- [About this exercise] Every entry, from the first line to the last, should be output exactly.

- [Materials provided]
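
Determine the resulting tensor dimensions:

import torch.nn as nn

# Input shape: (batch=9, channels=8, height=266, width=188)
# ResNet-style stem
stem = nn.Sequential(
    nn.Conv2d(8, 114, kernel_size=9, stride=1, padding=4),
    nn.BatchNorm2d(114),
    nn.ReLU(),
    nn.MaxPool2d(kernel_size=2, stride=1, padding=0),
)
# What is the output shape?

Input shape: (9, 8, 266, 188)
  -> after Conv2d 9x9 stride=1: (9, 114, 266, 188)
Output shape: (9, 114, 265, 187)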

- [Reply]
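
Determine the resulting tensor dimensions:

import torch.nn as nn

# Input shape: (batch=9, channels=8, height=266, width=188)
# ResNet-style stem
stem = nn.Sequential(
    nn.Conv2d(8, 114, kernel_size=9, stride=1, padding=4),
    nn.BatchNorm2d(114),
    nn.ReLU(),
    nn.MaxPool2d(kernel_size=2, stride=1, padding=0),
)
# What is the output shape?

Input shape: (9, 8, 266, 188)
  -> after Conv2d 9x9 stride=1: (9, 114, 266, 188)
Output shape: (9, 114, 265, 187)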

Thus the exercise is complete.